┌─ RECORDS FOR THE EXERCISE

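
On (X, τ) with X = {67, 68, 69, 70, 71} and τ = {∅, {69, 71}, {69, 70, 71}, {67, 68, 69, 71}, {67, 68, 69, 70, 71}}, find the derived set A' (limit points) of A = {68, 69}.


A' = {67, 68, 70, 71}

For each x ∈ X, list the open sets U ∈ τ with x ∈ U, then check whether U ∩ (A ∖ {x}) ≠ ∅ for every such U.
  x = 67: opens ∋ x are {67, 68, 69, 71}, {67, 68, 69, 70, 71}; each meets A ∖ {67}, so x IS a limit point.
  x = 68: opens ∋ x are {67, 68, 69, 71}, {67, 68, 69, 70, 71}; each meets A ∖ {68}, so x IS a limit point.
  x = 69: open {69, 71} ∋ x has {69, 71} ∩ (A ∖ {69}) = ∅, so x is NOT a limit point.
  x = 70: opens ∋ x are {69, 70, 71}, {67, 68, 69, 70, 71}; each meets A ∖ {70}, so x IS a limit point.
  x = 71: opens ∋ x are {69, 71}, {69, 70, 71}, {67, 68, 69, 71}, {67, 68, 69, 70, 71}; each meets A ∖ {71}, so x IS a limit point.
Collecting: A' = {67, 68, 70, 71}.


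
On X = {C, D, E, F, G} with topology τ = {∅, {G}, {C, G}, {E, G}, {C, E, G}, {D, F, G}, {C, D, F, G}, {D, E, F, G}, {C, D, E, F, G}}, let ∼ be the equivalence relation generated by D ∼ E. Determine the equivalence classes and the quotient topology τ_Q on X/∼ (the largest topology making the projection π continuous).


X/∼ = {[C], [D=E], [F], [G]}; |τ_Q| = 5.

Equivalence classes: [C], [D=E], [F], [G].
Quotient map π: X → X/∼ sends C ↦ [C], D ↦ [D=E], E ↦ [D=E], F ↦ [F], G ↦ [G].
For each subset V ⊆ X/∼, compute π^{-1}(V) ⊆ X and check whether π^{-1}(V) ∈ τ. V is open in τ_Q iff π^{-1}(V) ∈ τ.
  V = {}: π^{-1}(V) = ∅ ∈ τ ✓.
  V = {[C]}: π^{-1}(V) = {C} ∉ τ ✗.
  V = {[D=E]}: π^{-1}(V) = {D, E} ∉ τ ✗.
  V = {[C], [D=E]}: π^{-1}(V) = {C, D, E} ∉ τ ✗.
  V = {[F]}: π^{-1}(V) = {F} ∉ τ ✗.
  V = {[C], [F]}: π^{-1}(V) = {C, F} ∉ τ ✗.
  V = {[D=E], [F]}: π^{-1}(V) = {D, E, F} ∉ τ ✗.
  V = {[C], [D=E], [F]}: π^{-1}(V) = {C, D, E, F} ∉ τ ✗.
  V = {[G]}: π^{-1}(V) = {G} ∈ τ ✓.
  V = {[C], [G]}: π^{-1}(V) = {C, G} ∈ τ ✓.
  V = {[D=E], [G]}: π^{-1}(V) = {D, E, G} ∉ τ ✗.
  V = {[C], [D=E], [G]}: π^{-1}(V) = {C, D, E, G} ∉ τ ✗.
  V = {[F], [G]}: π^{-1}(V) = {F, G} ∉ τ ✗.
  V = {[C], [F], [G]}: π^{-1}(V) = {C, F, G} ∉ τ ✗.
  V = {[D=E], [F], [G]}: π^{-1}(V) = {D, E, F, G} ∈ τ ✓.
  V = {[C], [D=E], [F], [G]}: π^{-1}(V) = {C, D, E, F, G} ∈ τ ✓.
Open sets in the quotient: τ_Q = {{}, {[G]}, {[C], [G]}, {[D=E], [F], [G]}, {[C], [D=E], [F], [G]}} (5 elements).


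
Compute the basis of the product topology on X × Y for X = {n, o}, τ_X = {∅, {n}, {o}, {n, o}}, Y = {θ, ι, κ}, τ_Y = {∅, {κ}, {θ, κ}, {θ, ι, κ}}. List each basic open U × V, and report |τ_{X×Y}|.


Basis B = {∅ × ∅, {n} × {κ}, {o} × {κ}, {n} × {θ, κ}, {n, o} × {κ}, {o} × {θ, κ}, {n} × {θ, ι, κ}, {o} × {θ, ι, κ}, {n, o} × {θ, κ}, {n, o} × {θ, ι, κ}}; |τ_{X×Y}| = 16.

Enumerate products U × V with U ∈ τ_X, V ∈ τ_Y (deduplicated):
  ∅ × ∅ = {} (∅)
  {n} × {κ} = {(n,κ)}
  {o} × {κ} = {(o,κ)}
  {n} × {θ, κ} = {(n,θ), (n,κ)}
  {n, o} × {κ} = {(n,κ), (o,κ)}
  {o} × {θ, κ} = {(o,θ), (o,κ)}
  {n} × {θ, ι, κ} = {(n,θ), (n,ι), (n,κ)}
  {o} × {θ, ι, κ} = {(o,θ), (o,ι), (o,κ)}
  {n, o} × {θ, κ} = {(n,θ), (n,κ), (o,θ), (o,κ)}
  {n, o} × {θ, ι, κ} = {(n,θ), (n,ι), (n,κ), (o,θ), (o,ι), (o,κ)}
These 10 distinct sets form the basis B.
Close under arbitrary unions to get τ_{X×Y}; counting gives |τ_{X×Y}| = 16.


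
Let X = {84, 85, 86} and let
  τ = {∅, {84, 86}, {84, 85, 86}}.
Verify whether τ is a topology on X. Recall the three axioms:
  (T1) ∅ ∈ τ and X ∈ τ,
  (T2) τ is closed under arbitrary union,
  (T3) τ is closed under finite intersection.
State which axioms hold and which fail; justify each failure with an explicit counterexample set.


τ IS a topology on X.

Axiom (T1): ∅ ∈ τ? Yes; X ∈ τ? Yes.
Axiom (T2/T3): check pairwise unions and intersections of members of τ.
All pairwise intersections and unions checked — each lies in τ. Therefore τ satisfies (T1), (T2), (T3): it IS a topology on X.


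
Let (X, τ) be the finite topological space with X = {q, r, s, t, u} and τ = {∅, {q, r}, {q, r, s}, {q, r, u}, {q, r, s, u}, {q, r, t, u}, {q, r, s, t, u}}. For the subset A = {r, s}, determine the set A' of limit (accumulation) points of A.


A' = {q, s, t, u}

For each x ∈ X, list the open sets U ∈ τ with x ∈ U, then check whether U ∩ (A ∖ {x}) ≠ ∅ for every such U.
  x = q: opens ∋ x are {q, r}, {q, r, s}, {q, r, u}, {q, r, s, u}, {q, r, t, u}, {q, r, s, t, u}; each meets A ∖ {q}, so x IS a limit point.
  x = r: open {q, r} ∋ x has {q, r} ∩ (A ∖ {r}) = ∅, so x is NOT a limit point.
  x = s: opens ∋ x are {q, r, s}, {q, r, s, u}, {q, r, s, t, u}; each meets A ∖ {s}, so x IS a limit point.
  x = t: opens ∋ x are {q, r, t, u}, {q, r, s, t, u}; each meets A ∖ {t}, so x IS a limit point.
  x = u: opens ∋ x are {q, r, u}, {q, r, s, u}, {q, r, t, u}, {q, r, s, t, u}; each meets A ∖ {u}, so x IS a limit point.
Collecting: A' = {q, s, t, u}.


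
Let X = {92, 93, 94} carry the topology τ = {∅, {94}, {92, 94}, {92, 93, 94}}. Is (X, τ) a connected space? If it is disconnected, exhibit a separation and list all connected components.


(X, τ) is connected.

Find clopen sets (U ∈ τ with X ∖ U ∈ τ):
  U = ∅, X ∖ U = {92, 93, 94} — both open, so U is clopen.
  U = {92, 93, 94}, X ∖ U = ∅ — both open, so U is clopen.
Only trivial clopens (∅ and X) exist, so (X, τ) is connected.
Compute connected components by grouping points that agree on all clopens:
  component: {92, 93, 94}


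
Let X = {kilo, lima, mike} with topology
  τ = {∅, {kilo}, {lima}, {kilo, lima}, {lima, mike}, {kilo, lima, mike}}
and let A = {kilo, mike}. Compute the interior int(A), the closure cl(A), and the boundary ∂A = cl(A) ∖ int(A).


int(A) = {kilo}, cl(A) = {kilo, mike}, ∂A = {mike}.

Closed sets in (X, τ) are complements of opens:
  closed(X, τ) = {∅, {kilo}, {mike}, {kilo, mike}, {lima, mike}, {kilo, lima, mike}}.
int(A) = ⋃ {U ∈ τ : U ⊆ A}. Opens contained in A: ∅, {kilo}.
Taking the union of these: int(A) = {kilo}.
cl(A) = ⋂ {C closed : A ⊆ C}. Closed sets containing A: {kilo, mike}, {kilo, lima, mike}.
Intersecting these: cl(A) = {kilo, mike}.
∂A = cl(A) ∖ int(A) = {kilo, mike} ∖ {kilo} = {mike}.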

└─

> **TASK TO COMPLETE**: Within the listing above, locate the line containing "Verify whether τ" and the line containing "(T3) τ is closed under finite intersection.". Reproduce those two lines and all lines between them exactly, with nothing added.

> **THE COMPLETED TASK**:
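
Verify whether τ is a topology on X. Recall the three axioms:
  (T1) ∅ ∈ τ and X ∈ τ,
  (T2) τ is closed under arbitrary union,
  (T3) τ is closed under finite intersection.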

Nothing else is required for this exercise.